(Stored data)
=-=-=-=-=

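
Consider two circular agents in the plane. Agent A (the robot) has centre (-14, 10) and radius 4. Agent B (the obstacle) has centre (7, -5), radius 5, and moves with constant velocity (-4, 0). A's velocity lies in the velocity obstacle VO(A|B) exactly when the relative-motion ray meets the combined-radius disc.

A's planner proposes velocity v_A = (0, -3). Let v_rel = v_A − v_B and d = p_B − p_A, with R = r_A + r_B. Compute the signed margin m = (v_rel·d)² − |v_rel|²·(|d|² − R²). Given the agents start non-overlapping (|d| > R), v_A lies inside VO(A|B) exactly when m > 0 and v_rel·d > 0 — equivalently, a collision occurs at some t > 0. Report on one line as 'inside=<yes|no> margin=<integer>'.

d = (21, -15),  |d|² = 666;  R = 4+5 = 9,  c = 666−9² = 585
v_rel = (4, -3),  |v_rel|² = 25;  v_rel·d = (4)·(21) + (-3)·(-15) = 129
25·t² − 258·t + 585 = 0  ⇒  m = 129² − 25·585 = 2016
m = 2016 > 0,  v_rel·d = 129 > 0  ⇒  inside

inside=yes margin=2016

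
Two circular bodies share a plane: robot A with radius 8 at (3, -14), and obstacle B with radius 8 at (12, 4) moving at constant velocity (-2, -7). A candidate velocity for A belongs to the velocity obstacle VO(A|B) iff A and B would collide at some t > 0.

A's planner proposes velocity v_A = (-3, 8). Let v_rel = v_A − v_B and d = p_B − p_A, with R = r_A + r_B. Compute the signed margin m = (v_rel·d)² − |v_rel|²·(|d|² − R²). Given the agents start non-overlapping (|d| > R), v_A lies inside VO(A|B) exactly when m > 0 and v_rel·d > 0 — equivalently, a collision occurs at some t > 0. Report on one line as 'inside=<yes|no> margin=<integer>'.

d = (9, 18),  |d|² = 405;  R = 8+8 = 16,  c = 405−16² = 149
v_rel = (-1, 15),  |v_rel|² = 226;  v_rel·d = (-1)·(9) + (15)·(18) = 261
226·t² − 522·t + 149 = 0  ⇒  m = 261² − 226·149 = 34447
m = 34447 > 0,  v_rel·d = 261 > 0  ⇒  inside

inside=yes margin=34447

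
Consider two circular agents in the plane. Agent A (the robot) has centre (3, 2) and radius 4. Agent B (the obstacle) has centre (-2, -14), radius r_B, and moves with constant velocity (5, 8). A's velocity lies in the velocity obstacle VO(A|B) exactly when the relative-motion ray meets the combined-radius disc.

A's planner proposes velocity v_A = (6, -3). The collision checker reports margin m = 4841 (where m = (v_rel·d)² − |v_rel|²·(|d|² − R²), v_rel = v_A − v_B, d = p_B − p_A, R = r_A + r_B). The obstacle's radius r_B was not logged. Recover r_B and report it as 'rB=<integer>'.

m = 4841
d = (-5, -16);  v_rel = (1, -11),  |v_rel|² = 122
v_rel×d = (1)·(-16) − (-11)·(-5) = -71
since m = R²·122 − (-71)²:  R² = (5041 + 4841) / 122 = 81
R = √81 = 9  ⇒  r_B = 9 − 4 = 5

rB=5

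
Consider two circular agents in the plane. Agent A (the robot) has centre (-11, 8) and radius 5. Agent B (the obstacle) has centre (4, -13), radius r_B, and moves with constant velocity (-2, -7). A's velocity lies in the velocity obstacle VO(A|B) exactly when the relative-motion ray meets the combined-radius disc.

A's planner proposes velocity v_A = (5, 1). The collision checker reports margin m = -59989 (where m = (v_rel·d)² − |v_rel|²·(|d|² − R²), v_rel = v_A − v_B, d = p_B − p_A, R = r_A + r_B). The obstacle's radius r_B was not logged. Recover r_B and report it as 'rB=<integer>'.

m = -59989
d = (15, -21);  v_rel = (7, 8),  |v_rel|² = 113
v_rel×d = (7)·(-21) − (8)·(15) = -267
since m = R²·113 − (-267)²:  R² = (71289 + -59989) / 113 = 100
R = √100 = 10  ⇒  r_B = 10 − 5 = 5

rB=5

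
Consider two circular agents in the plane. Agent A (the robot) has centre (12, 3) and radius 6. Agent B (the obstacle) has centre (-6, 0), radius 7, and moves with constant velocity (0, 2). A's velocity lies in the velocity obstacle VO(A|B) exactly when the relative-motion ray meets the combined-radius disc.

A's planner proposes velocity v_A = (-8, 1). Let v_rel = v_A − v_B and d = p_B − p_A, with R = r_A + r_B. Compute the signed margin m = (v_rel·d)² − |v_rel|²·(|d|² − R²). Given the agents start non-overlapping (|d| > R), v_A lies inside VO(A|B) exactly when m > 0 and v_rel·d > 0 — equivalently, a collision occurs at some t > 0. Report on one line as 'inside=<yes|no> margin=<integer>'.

d = (-18, -3),  |d|² = 333;  R = 6+7 = 13,  c = 333−13² = 164
v_rel = (-8, -1),  |v_rel|² = 65;  v_rel·d = (-8)·(-18) + (-1)·(-3) = 147
65·t² − 294·t + 164 = 0  ⇒  m = 147² − 65·164 = 10949
m = 10949 > 0,  v_rel·d = 147 > 0  ⇒  inside

inside=yes margin=10949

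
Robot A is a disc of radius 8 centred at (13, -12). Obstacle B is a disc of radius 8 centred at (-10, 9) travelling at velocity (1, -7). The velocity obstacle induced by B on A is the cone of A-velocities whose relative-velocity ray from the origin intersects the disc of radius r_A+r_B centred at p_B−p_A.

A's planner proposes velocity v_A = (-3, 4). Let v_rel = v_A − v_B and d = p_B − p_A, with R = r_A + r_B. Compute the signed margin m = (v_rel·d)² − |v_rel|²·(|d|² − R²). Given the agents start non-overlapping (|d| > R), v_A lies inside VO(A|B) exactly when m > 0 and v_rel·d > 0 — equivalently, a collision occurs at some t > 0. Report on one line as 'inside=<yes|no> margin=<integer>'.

d = (-23, 21),  |d|² = 970;  R = 8+8 = 16,  c = 970−16² = 714
v_rel = (-4, 11),  |v_rel|² = 137;  v_rel·d = (-4)·(-23) + (11)·(21) = 323
137·t² − 646·t + 714 = 0  ⇒  m = 323² − 137·714 = 6511
m = 6511 > 0,  v_rel·d = 323 > 0  ⇒  inside

inside=yes margin=6511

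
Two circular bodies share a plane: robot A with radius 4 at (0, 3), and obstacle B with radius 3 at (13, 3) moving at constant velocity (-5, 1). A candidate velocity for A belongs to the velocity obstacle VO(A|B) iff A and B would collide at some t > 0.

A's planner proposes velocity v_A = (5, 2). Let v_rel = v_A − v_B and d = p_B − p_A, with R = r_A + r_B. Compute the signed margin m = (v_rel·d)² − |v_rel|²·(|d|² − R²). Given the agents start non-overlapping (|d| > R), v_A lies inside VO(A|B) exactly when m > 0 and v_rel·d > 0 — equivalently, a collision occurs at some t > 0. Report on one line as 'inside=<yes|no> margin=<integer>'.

d = (13, 0),  |d|² = 169;  R = 4+3 = 7,  c = 169−7² = 120
v_rel = (10, 1),  |v_rel|² = 101;  v_rel·d = (10)·(13) + (1)·(0) = 130
101·t² − 260·t + 120 = 0  ⇒  m = 130² − 101·120 = 4780
m = 4780 > 0,  v_rel·d = 130 > 0  ⇒  inside

inside=yes margin=4780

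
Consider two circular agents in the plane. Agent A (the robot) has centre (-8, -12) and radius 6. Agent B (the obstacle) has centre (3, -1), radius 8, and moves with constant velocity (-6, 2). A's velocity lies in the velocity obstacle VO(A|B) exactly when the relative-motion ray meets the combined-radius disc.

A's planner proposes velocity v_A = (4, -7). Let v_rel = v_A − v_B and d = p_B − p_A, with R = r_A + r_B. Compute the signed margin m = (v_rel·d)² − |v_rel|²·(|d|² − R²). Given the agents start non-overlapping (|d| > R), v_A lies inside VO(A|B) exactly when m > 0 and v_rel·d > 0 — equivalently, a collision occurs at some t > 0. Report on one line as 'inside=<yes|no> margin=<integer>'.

d = (11, 11),  |d|² = 242;  R = 6+8 = 14,  c = 242−14² = 46
v_rel = (10, -9),  |v_rel|² = 181;  v_rel·d = (10)·(11) + (-9)·(11) = 11
181·t² − 22·t + 46 = 0  ⇒  m = 11² − 181·46 = -8205
m = -8205 < 0,  v_rel·d = 11 > 0  ⇒  outside

inside=no margin=-8205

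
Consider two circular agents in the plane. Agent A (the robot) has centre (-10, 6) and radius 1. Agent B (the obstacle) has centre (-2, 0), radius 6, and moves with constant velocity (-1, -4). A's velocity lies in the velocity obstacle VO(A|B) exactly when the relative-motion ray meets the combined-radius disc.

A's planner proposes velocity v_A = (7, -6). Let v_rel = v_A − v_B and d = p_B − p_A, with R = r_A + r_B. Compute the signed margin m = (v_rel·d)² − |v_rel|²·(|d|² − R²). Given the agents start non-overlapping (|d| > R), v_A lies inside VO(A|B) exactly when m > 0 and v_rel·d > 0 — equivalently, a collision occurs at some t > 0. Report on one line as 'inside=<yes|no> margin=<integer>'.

d = (8, -6),  |d|² = 100;  R = 1+6 = 7,  c = 100−7² = 51
v_rel = (8, -2),  |v_rel|² = 68;  v_rel·d = (8)·(8) + (-2)·(-6) = 76
68·t² − 152·t + 51 = 0  ⇒  m = 76² − 68·51 = 2308
m = 2308 > 0,  v_rel·d = 76 > 0  ⇒  inside

inside=yes margin=2308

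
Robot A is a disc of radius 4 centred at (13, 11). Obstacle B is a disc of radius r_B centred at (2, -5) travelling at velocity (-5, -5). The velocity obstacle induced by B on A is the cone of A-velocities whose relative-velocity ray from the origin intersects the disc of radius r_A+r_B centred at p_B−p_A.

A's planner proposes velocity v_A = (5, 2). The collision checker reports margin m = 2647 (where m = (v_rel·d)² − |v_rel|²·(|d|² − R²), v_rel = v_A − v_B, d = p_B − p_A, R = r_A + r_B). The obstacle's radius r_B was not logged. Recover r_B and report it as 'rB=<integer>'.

m = 2647
d = (-11, -16);  v_rel = (10, 7),  |v_rel|² = 149
v_rel×d = (10)·(-16) − (7)·(-11) = -83
since m = R²·149 − (-83)²:  R² = (6889 + 2647) / 149 = 64
R = √64 = 8  ⇒  r_B = 8 − 4 = 4

rB=4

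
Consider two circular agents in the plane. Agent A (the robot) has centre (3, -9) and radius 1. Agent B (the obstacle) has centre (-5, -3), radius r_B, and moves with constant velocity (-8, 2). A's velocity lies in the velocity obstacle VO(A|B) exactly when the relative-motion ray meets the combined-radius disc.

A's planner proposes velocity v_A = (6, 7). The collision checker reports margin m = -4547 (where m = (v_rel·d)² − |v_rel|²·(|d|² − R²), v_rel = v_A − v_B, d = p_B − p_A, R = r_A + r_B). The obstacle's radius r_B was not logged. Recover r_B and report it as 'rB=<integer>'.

m = -4547
d = (-8, 6);  v_rel = (14, 5),  |v_rel|² = 221
v_rel×d = (14)·(6) − (5)·(-8) = 124
since m = R²·221 − 124²:  R² = (15376 + -4547) / 221 = 49
R = √49 = 7  ⇒  r_B = 7 − 1 = 6

rB=6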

=-=-=-=-=

Taking the entries above, write out exactly each line from the one holding "A's planner proposes velocity v_A = (5, 1)." to the one holding "centre (12, 3)", both included, and stop there.

▸ Task solution:
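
A's planner proposes velocity v_A = (5, 1). The collision checker reports margin m = -59989 (where m = (v_rel·d)² − |v_rel|²·(|d|² − R²), v_rel = v_A − v_B, d = p_B − p_A, R = r_A + r_B). The obstacle's radius r_B was not logged. Recover r_B and report it as 'rB=<integer>'.

m = -59989
d = (15, -21);  v_rel = (7, 8),  |v_rel|² = 113
v_rel×d = (7)·(-21) − (8)·(15) = -267
since m = R²·113 − (-267)²:  R² = (71289 + -59989) / 113 = 100
R = √100 = 10  ⇒  r_B = 10 − 5 = 5

rB=5

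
Consider two circular agents in the plane. Agent A (the robot) has centre (12, 3) and radius 6. Agent B (the obstacle) has centre (-6, 0), radius 7, and moves with constant velocity (0, 2). A's velocity lies in the velocity obstacle VO(A|B) exactly when the relative-motion ray meets the combined-radius disc.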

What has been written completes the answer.